**Task objective:** Your answer should be only the lines below from the one with "Hanan died intestate." to the one with "Anyone named above whose death is not mentioned survived Hanan.", repeated exactly, ends included.

**Supplied information:**
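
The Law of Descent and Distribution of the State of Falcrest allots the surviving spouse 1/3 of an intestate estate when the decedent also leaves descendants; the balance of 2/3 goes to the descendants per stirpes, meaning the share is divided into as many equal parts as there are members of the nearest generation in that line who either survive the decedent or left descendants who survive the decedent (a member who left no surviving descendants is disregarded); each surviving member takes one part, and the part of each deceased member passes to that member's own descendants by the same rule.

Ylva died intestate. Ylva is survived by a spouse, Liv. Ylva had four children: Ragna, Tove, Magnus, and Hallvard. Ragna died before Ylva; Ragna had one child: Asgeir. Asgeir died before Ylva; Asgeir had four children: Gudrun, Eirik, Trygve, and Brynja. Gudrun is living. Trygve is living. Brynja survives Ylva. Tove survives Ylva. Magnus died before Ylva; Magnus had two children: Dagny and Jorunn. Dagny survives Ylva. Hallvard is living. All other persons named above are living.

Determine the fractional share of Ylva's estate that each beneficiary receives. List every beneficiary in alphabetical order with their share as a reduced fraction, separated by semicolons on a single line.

Brynja 1/24; Dagny 1/12; Eirik 1/24; Gudrun 1/24; Hallvard 1/6; Jorunn 1/12; Liv 1/3; Tove 1/6; Trygve 1/24

Liv, as surviving spouse, takes 1/3.
The remaining 2/3 passes to Ylva's descendants per stirpes.
The 2/3 is divided into 4 equal shares of 1/6 among Ragna, Tove, Magnus, Hallvard.
Ragna predeceased; the 1/6 allotted to Ragna's branch passes to Ragna's issue by representation.
Asgeir's line is the sole branch at this level, so the full 1/6 passes to Asgeir's issue by representation.
The 1/6 is divided into 4 equal shares of 1/24 among Gudrun, Eirik, Trygve, Brynja.
Gudrun is living and takes 1/24.
Eirik is living and takes 1/24.
Trygve is living and takes 1/24.
Brynja is living and takes 1/24.
Tove is living and takes 1/6.
Magnus predeceased; the 1/6 allotted to Magnus's branch passes to Magnus's issue by representation.
The 1/6 is divided into 2 equal shares of 1/12 among Dagny, Jorunn.
Dagny is living and takes 1/12.
Jorunn is living and takes 1/12.
Hallvard is living and takes 1/6.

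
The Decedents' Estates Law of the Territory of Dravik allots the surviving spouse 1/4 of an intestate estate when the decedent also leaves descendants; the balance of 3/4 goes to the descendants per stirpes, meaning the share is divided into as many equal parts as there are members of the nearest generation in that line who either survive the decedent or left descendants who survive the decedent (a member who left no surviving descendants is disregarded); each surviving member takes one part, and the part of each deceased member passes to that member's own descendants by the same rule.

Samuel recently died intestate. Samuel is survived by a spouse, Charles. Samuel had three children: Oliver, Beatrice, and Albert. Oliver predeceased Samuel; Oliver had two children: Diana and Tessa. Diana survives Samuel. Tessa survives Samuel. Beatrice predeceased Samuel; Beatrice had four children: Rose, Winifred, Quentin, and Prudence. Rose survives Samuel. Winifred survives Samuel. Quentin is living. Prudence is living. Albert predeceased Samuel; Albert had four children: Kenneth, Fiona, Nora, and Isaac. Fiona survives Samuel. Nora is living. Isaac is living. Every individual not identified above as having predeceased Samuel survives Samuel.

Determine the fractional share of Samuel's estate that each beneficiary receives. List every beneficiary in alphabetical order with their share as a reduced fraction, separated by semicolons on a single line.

Charles 1/4; Diana 1/8; Fiona 1/16; Isaac 1/16; Kenneth 1/16; Nora 1/16; Prudence 1/16; Quentin 1/16; Rose 1/16; Tessa 1/8; Winifred 1/16

Charles, as surviving spouse, takes 1/4.
The remaining 3/4 passes to Samuel's descendants per stirpes.
The 3/4 is divided into 3 equal shares of 1/4 among Oliver, Beatrice, Albert.
Oliver predeceased; the 1/4 allotted to Oliver's branch passes to Oliver's issue by representation.
The 1/4 is divided into 2 equal shares of 1/8 among Diana, Tessa.
Diana is living and takes 1/8.
Tessa is living and takes 1/8.
Beatrice predeceased; the 1/4 allotted to Beatrice's branch passes to Beatrice's issue by representation.
The 1/4 is divided into 4 equal shares of 1/16 among Rose, Winifred, Quentin, Prudence.
Rose is living and takes 1/16.
Winifred is living and takes 1/16.
Quentin is living and takes 1/16.
Prudence is living and takes 1/16.
Albert predeceased; the 1/4 allotted to Albert's branch passes to Albert's issue by representation.
The 1/4 is divided into 4 equal shares of 1/16 among Kenneth, Fiona, Nora, Isaac.
Kenneth is living and takes 1/16.
Fiona is living and takes 1/16.
Nora is living and takes 1/16.
Isaac is living and takes 1/16.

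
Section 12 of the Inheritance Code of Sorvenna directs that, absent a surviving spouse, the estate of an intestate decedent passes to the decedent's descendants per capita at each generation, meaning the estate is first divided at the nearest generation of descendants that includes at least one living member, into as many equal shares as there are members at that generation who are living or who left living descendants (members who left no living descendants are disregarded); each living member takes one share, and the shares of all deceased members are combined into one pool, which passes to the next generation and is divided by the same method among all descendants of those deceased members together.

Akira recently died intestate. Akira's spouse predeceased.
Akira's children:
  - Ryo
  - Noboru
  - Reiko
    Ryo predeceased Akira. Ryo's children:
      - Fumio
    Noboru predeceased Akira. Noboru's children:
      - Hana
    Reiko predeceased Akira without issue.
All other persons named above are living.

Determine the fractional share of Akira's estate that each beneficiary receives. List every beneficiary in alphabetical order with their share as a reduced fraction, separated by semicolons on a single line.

There is no surviving spouse, so the entire estate passes to Akira's descendants per capita at each generation.
No one at generation 1 (Ryo, Noboru) is living; moving to the next generation.
At generation 2 (Fumio, Hana) there are 2 shares of (1)/2 = 1/2 each.
Living: Fumio and Hana — each takes 1/2.

Fumio 1/2; Hana 1/2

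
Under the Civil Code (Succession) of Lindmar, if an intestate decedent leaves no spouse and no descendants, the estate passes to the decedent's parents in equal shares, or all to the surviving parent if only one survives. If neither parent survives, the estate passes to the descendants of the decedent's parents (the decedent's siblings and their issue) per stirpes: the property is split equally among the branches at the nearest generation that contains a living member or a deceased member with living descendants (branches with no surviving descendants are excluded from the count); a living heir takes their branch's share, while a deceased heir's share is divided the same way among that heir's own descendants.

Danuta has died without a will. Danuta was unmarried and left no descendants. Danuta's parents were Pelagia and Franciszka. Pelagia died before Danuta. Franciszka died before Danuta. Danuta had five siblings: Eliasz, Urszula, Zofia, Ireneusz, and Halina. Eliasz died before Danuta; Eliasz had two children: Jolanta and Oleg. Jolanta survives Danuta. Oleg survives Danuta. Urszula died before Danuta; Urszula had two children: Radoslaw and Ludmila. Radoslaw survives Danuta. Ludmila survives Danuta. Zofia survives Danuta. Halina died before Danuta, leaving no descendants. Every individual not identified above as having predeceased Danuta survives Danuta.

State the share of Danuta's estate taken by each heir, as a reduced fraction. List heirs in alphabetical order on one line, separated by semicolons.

Ireneusz 1/4; Jolanta 1/8; Ludmila 1/8; Oleg 1/8; Radoslaw 1/8; Zofia 1/4

Neither parent survives and there are no descendants, so the estate passes to Danuta's siblings and their issue per stirpes.
Halina left no surviving issue, so that branch lapses and is disregarded.
The estate is divided into 4 equal shares of 1/4 among Eliasz, Urszula, Zofia, Ireneusz.
Eliasz predeceased; the 1/4 allotted to Eliasz's branch passes to Eliasz's issue by representation.
The 1/4 is divided into 2 equal shares of 1/8 among Jolanta, Oleg.
Jolanta is living and takes 1/8.
Oleg is living and takes 1/8.
Urszula predeceased; the 1/4 allotted to Urszula's branch passes to Urszula's issue by representation.
The 1/4 is divided into 2 equal shares of 1/8 among Radoslaw, Ludmila.
Radoslaw is living and takes 1/8.
Ludmila is living and takes 1/8.
Zofia is living and takes 1/4.
Ireneusz is living and takes 1/4.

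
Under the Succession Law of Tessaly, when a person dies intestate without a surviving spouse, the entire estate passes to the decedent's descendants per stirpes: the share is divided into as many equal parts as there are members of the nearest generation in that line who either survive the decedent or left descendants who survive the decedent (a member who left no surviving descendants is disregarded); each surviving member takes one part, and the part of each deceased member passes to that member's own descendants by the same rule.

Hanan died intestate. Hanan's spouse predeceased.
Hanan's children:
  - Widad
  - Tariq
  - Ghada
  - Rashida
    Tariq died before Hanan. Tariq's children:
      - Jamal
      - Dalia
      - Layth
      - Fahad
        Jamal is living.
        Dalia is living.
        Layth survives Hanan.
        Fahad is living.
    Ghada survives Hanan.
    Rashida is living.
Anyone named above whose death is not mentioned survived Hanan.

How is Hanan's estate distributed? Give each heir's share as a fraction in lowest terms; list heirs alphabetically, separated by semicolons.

There is no surviving spouse, so the entire estate passes to Hanan's descendants per stirpes.
The estate is divided into 4 equal shares of 1/4 among Widad, Tariq, Ghada, Rashida.
Widad is living and takes 1/4.
Tariq predeceased; the 1/4 allotted to Tariq's branch passes to Tariq's issue by representation.
The 1/4 is divided into 4 equal shares of 1/16 among Jamal, Dalia, Layth, Fahad.
Jamal is living and takes 1/16.
Dalia is living and takes 1/16.
Layth is living and takes 1/16.
Fahad is living and takes 1/16.
Ghada is living and takes 1/4.
Rashida is living and takes 1/4.

Dalia 1/16; Fahad 1/16; Ghada 1/4; Jamal 1/16; Layth 1/16; Rashida 1/4; Widad 1/4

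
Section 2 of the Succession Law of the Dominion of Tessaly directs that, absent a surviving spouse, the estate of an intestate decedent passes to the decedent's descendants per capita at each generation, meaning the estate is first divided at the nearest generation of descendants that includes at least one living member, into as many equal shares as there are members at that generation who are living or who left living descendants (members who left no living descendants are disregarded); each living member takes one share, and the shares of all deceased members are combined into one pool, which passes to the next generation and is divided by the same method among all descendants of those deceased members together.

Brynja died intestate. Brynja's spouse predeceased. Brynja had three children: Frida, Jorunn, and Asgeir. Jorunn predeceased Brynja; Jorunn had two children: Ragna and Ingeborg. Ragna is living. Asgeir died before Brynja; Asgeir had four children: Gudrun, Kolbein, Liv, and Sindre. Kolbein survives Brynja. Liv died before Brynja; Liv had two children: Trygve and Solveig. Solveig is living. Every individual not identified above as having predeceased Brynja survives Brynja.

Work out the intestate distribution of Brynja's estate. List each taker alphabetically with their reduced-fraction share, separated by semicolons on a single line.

There is no surviving spouse, so the entire estate passes to Brynja's descendants per capita at each generation.
At generation 1 (Frida, Jorunn, Asgeir) there are 3 shares of (1)/3 = 1/3 each.
Living: Frida — each takes 1/3.
Deceased: Jorunn and Asgeir. Their combined 2/3 is pooled and carried to generation 2.
At generation 2 (Ragna, Ingeborg, Gudrun, Kolbein, Liv, Sindre) there are 6 shares of (2/3)/6 = 1/9 each.
Living: Ragna, Ingeborg, Gudrun, Kolbein, and Sindre — each takes 1/9.
Deceased: Liv. That 1/9 share is carried to generation 3.
At generation 3 (Trygve, Solveig) there are 2 shares of (1/9)/2 = 1/18 each.
Living: Trygve and Solveig — each takes 1/18.

Frida 1/3; Gudrun 1/9; Ingeborg 1/9; Kolbein 1/9; Ragna 1/9; Sindre 1/9; Solveig 1/18; Trygve 1/18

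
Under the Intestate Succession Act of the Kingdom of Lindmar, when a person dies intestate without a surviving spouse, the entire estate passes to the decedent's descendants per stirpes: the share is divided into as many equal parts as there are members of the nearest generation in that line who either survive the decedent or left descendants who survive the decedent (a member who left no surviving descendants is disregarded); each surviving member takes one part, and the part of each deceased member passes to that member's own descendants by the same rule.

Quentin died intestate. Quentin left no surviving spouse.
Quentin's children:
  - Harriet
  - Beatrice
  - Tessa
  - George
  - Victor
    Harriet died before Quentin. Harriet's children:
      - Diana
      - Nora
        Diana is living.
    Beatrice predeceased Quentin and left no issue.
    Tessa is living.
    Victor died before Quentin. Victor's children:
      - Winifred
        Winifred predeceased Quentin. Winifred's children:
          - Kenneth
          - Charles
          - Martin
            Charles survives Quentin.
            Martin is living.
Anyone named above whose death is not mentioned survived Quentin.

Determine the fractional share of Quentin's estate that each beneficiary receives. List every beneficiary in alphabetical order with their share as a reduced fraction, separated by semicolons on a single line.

There is no surviving spouse, so the entire estate passes to Quentin's descendants per stirpes.
Beatrice left no surviving issue, so that branch lapses and is disregarded.
The estate is divided into 4 equal shares of 1/4 among Harriet, Tessa, George, Victor.
Harriet predeceased; the 1/4 allotted to Harriet's branch passes to Harriet's issue by representation.
The 1/4 is divided into 2 equal shares of 1/8 among Diana, Nora.
Diana is living and takes 1/8.
Nora is living and takes 1/8.
Tessa is living and takes 1/4.
George is living and takes 1/4.
Victor predeceased; the 1/4 allotted to Victor's branch passes to Victor's issue by representation.
Winifred's line is the sole branch at this level, so the full 1/4 passes to Winifred's issue by representation.
The 1/4 is divided into 3 equal shares of 1/12 among Kenneth, Charles, Martin.
Kenneth is living and takes 1/12.
Charles is living and takes 1/12.
Martin is living and takes 1/12.

Charles 1/12; Diana 1/8; George 1/4; Kenneth 1/12; Martin 1/12; Nora 1/8; Tessa 1/4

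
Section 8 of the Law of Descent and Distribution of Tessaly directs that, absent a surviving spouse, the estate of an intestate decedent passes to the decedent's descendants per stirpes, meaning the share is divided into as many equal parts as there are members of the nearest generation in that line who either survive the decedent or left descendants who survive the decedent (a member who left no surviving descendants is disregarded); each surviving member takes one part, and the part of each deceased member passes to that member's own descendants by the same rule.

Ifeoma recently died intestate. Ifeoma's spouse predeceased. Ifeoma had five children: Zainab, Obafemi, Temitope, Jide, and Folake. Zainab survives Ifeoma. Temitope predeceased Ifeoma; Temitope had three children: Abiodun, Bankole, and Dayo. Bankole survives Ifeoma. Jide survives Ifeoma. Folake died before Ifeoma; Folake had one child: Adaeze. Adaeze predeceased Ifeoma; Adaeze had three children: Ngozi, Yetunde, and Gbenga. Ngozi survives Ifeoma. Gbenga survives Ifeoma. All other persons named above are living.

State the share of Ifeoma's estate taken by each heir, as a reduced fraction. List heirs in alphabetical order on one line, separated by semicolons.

There is no surviving spouse, so the entire estate passes to Ifeoma's descendants per stirpes.
The estate is divided into 5 equal shares of 1/5 among Zainab, Obafemi, Temitope, Jide, Folake.
Zainab is living and takes 1/5.
Obafemi is living and takes 1/5.
Temitope predeceased; the 1/5 allotted to Temitope's branch passes to Temitope's issue by representation.
The 1/5 is divided into 3 equal shares of 1/15 among Abiodun, Bankole, Dayo.
Abiodun is living and takes 1/15.
Bankole is living and takes 1/15.
Dayo is living and takes 1/15.
Jide is living and takes 1/5.
Folake predeceased; the 1/5 allotted to Folake's branch passes to Folake's issue by representation.
Adaeze's line is the sole branch at this level, so the full 1/5 passes to Adaeze's issue by representation.
The 1/5 is divided into 3 equal shares of 1/15 among Ngozi, Yetunde, Gbenga.
Ngozi is living and takes 1/15.
Yetunde is living and takes 1/15.
Gbenga is living and takes 1/15.

Abiodun 1/15; Bankole 1/15; Dayo 1/15; Gbenga 1/15; Jide 1/5; Ngozi 1/15; Obafemi 1/5; Yetunde 1/15; Zainab 1/5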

**Expected answer:**
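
Hanan died intestate. Hanan's spouse predeceased.
Hanan's children:
  - Widad
  - Tariq
  - Ghada
  - Rashida
    Tariq died before Hanan. Tariq's children:
      - Jamal
      - Dalia
      - Layth
      - Fahad
        Jamal is living.
        Dalia is living.
        Layth survives Hanan.
        Fahad is living.
    Ghada survives Hanan.
    Rashida is living.
Anyone named above whose death is not mentioned survived Hanan.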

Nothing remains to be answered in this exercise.